# Entries shown:
^^^^^^^^^^^^^^^^

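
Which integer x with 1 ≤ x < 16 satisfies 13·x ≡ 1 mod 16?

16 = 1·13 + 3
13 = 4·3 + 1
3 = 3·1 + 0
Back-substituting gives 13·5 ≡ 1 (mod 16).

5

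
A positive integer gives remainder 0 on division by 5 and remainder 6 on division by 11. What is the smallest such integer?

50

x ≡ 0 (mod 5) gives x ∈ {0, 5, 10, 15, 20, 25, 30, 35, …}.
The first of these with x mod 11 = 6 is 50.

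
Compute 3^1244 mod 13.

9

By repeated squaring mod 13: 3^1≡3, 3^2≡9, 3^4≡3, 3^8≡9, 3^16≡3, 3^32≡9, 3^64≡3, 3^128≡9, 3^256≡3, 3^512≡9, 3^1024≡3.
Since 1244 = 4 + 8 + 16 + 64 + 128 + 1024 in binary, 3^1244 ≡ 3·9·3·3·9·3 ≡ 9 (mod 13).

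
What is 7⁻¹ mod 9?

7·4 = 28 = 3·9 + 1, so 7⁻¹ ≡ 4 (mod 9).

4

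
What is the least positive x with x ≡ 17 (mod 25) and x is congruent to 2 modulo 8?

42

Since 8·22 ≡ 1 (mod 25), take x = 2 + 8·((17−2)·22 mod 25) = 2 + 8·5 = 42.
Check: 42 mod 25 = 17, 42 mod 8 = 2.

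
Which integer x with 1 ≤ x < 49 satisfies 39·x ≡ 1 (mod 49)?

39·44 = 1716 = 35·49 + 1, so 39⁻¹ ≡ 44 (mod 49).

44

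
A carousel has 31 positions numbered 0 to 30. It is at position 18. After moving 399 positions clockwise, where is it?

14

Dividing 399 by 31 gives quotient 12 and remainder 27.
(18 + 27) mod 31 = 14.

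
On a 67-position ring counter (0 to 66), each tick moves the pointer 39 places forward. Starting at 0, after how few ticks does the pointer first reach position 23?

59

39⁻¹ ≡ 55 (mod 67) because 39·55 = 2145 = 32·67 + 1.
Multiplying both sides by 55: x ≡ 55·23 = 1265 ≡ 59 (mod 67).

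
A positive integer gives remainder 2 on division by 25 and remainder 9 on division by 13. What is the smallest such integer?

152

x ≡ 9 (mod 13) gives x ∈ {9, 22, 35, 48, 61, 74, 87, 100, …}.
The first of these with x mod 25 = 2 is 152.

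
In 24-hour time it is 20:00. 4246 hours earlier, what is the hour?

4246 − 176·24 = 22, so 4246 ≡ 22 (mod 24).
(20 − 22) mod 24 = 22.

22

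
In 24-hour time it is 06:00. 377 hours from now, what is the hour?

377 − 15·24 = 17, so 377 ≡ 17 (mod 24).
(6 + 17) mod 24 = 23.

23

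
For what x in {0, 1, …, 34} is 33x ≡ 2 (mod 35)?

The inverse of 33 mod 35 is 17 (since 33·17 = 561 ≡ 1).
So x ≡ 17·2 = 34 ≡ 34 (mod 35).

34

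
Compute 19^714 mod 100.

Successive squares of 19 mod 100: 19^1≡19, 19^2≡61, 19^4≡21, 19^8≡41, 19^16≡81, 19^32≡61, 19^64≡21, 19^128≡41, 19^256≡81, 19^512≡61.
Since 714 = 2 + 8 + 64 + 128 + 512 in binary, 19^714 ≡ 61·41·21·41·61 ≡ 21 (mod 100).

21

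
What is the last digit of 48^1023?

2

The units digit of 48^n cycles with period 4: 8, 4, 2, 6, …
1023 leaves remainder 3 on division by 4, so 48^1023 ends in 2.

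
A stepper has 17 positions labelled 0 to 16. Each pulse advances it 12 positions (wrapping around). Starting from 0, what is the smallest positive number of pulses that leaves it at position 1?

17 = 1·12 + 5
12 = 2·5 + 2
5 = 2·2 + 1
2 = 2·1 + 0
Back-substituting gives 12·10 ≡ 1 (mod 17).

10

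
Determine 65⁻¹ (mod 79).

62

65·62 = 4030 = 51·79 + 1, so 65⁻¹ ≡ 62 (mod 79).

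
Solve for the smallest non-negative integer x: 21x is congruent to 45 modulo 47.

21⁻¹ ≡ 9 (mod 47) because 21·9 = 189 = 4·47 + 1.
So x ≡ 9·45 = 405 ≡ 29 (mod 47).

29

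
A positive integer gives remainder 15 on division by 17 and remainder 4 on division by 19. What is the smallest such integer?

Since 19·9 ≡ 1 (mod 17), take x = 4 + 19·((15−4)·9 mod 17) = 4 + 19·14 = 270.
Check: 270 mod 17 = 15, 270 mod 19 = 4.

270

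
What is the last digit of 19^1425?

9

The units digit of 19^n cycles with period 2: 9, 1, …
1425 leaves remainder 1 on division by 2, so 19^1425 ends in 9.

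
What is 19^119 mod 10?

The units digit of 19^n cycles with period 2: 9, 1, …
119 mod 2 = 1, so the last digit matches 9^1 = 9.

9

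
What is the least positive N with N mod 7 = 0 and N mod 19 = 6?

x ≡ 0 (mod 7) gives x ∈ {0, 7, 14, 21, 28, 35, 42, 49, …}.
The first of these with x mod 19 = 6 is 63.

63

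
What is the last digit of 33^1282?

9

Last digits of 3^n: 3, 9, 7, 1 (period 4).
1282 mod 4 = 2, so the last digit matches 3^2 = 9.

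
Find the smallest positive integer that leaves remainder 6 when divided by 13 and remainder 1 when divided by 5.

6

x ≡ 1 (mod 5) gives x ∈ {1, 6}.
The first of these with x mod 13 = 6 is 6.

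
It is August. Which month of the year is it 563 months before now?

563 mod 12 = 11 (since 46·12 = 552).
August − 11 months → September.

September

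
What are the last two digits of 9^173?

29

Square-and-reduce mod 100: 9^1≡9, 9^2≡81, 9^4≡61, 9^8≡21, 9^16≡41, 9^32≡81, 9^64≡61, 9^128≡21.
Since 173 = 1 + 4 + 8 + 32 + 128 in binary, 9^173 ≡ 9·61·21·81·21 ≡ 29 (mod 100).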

^^^^^^^^^^^^^^^^

# Your objective:
Take the entries above and transcribe them exactly as they stand.

# Reply:
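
Which integer x with 1 ≤ x < 16 satisfies 13·x ≡ 1 mod 16?

16 = 1·13 + 3
13 = 4·3 + 1
3 = 3·1 + 0
Back-substituting gives 13·5 ≡ 1 (mod 16).

5

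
A positive integer gives remainder 0 on division by 5 and remainder 6 on division by 11. What is the smallest such integer?

50

x ≡ 0 (mod 5) gives x ∈ {0, 5, 10, 15, 20, 25, 30, 35, …}.
The first of these with x mod 11 = 6 is 50.

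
Compute 3^1244 mod 13.

9

By repeated squaring mod 13: 3^1≡3, 3^2≡9, 3^4≡3, 3^8≡9, 3^16≡3, 3^32≡9, 3^64≡3, 3^128≡9, 3^256≡3, 3^512≡9, 3^1024≡3.
Since 1244 = 4 + 8 + 16 + 64 + 128 + 1024 in binary, 3^1244 ≡ 3·9·3·3·9·3 ≡ 9 (mod 13).

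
What is 7⁻¹ mod 9?

7·4 = 28 = 3·9 + 1, so 7⁻¹ ≡ 4 (mod 9).

4

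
What is the least positive x with x ≡ 17 (mod 25) and x is congruent to 2 modulo 8?

42

Since 8·22 ≡ 1 (mod 25), take x = 2 + 8·((17−2)·22 mod 25) = 2 + 8·5 = 42.
Check: 42 mod 25 = 17, 42 mod 8 = 2.

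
Which integer x with 1 ≤ x < 49 satisfies 39·x ≡ 1 (mod 49)?

39·44 = 1716 = 35·49 + 1, so 39⁻¹ ≡ 44 (mod 49).

44

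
A carousel has 31 positions numbered 0 to 30. It is at position 18. After moving 399 positions clockwise, where is it?

14

Dividing 399 by 31 gives quotient 12 and remainder 27.
(18 + 27) mod 31 = 14.

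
On a 67-position ring counter (0 to 66), each tick moves the pointer 39 places forward. Starting at 0, after how few ticks does the pointer first reach position 23?

59

39⁻¹ ≡ 55 (mod 67) because 39·55 = 2145 = 32·67 + 1.
Multiplying both sides by 55: x ≡ 55·23 = 1265 ≡ 59 (mod 67).

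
A positive integer gives remainder 2 on division by 25 and remainder 9 on division by 13. What is the smallest such integer?

152

x ≡ 9 (mod 13) gives x ∈ {9, 22, 35, 48, 61, 74, 87, 100, …}.
The first of these with x mod 25 = 2 is 152.

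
In 24-hour time it is 20:00. 4246 hours earlier, what is the hour?

4246 − 176·24 = 22, so 4246 ≡ 22 (mod 24).
(20 − 22) mod 24 = 22.

22

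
In 24-hour time it is 06:00. 377 hours from now, what is the hour?

377 − 15·24 = 17, so 377 ≡ 17 (mod 24).
(6 + 17) mod 24 = 23.

23

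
For what x in {0, 1, …, 34} is 33x ≡ 2 (mod 35)?

The inverse of 33 mod 35 is 17 (since 33·17 = 561 ≡ 1).
So x ≡ 17·2 = 34 ≡ 34 (mod 35).

34

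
Compute 19^714 mod 100.

Successive squares of 19 mod 100: 19^1≡19, 19^2≡61, 19^4≡21, 19^8≡41, 19^16≡81, 19^32≡61, 19^64≡21, 19^128≡41, 19^256≡81, 19^512≡61.
Since 714 = 2 + 8 + 64 + 128 + 512 in binary, 19^714 ≡ 61·41·21·41·61 ≡ 21 (mod 100).

21

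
What is the last digit of 48^1023?

2

The units digit of 48^n cycles with period 4: 8, 4, 2, 6, …
1023 leaves remainder 3 on division by 4, so 48^1023 ends in 2.

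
A stepper has 17 positions labelled 0 to 16. Each pulse advances it 12 positions (wrapping around). Starting from 0, what is the smallest positive number of pulses that leaves it at position 1?

17 = 1·12 + 5
12 = 2·5 + 2
5 = 2·2 + 1
2 = 2·1 + 0
Back-substituting gives 12·10 ≡ 1 (mod 17).

10

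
Determine 65⁻¹ (mod 79).

62

65·62 = 4030 = 51·79 + 1, so 65⁻¹ ≡ 62 (mod 79).

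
Solve for the smallest non-negative integer x: 21x is congruent to 45 modulo 47.

21⁻¹ ≡ 9 (mod 47) because 21·9 = 189 = 4·47 + 1.
So x ≡ 9·45 = 405 ≡ 29 (mod 47).

29

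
A positive integer gives remainder 15 on division by 17 and remainder 4 on division by 19. What is the smallest such integer?

Since 19·9 ≡ 1 (mod 17), take x = 4 + 19·((15−4)·9 mod 17) = 4 + 19·14 = 270.
Check: 270 mod 17 = 15, 270 mod 19 = 4.

270

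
What is the last digit of 19^1425?

9

The units digit of 19^n cycles with period 2: 9, 1, …
1425 leaves remainder 1 on division by 2, so 19^1425 ends in 9.

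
What is 19^119 mod 10?

The units digit of 19^n cycles with period 2: 9, 1, …
119 mod 2 = 1, so the last digit matches 9^1 = 9.

9

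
What is the least positive N with N mod 7 = 0 and N mod 19 = 6?

x ≡ 0 (mod 7) gives x ∈ {0, 7, 14, 21, 28, 35, 42, 49, …}.
The first of these with x mod 19 = 6 is 63.

63

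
What is the last digit of 33^1282?

9

Last digits of 3^n: 3, 9, 7, 1 (period 4).
1282 mod 4 = 2, so the last digit matches 3^2 = 9.

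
Find the smallest positive integer that leaves remainder 6 when divided by 13 and remainder 1 when divided by 5.

6

x ≡ 1 (mod 5) gives x ∈ {1, 6}.
The first of these with x mod 13 = 6 is 6.

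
It is August. Which month of the year is it 563 months before now?

563 mod 12 = 11 (since 46·12 = 552).
August − 11 months → September.

September

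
What are the last two digits of 9^173?

29

Square-and-reduce mod 100: 9^1≡9, 9^2≡81, 9^4≡61, 9^8≡21, 9^16≡41, 9^32≡81, 9^64≡61, 9^128≡21.
Since 173 = 1 + 4 + 8 + 32 + 128 in binary, 9^173 ≡ 9·61·21·81·21 ≡ 29 (mod 100).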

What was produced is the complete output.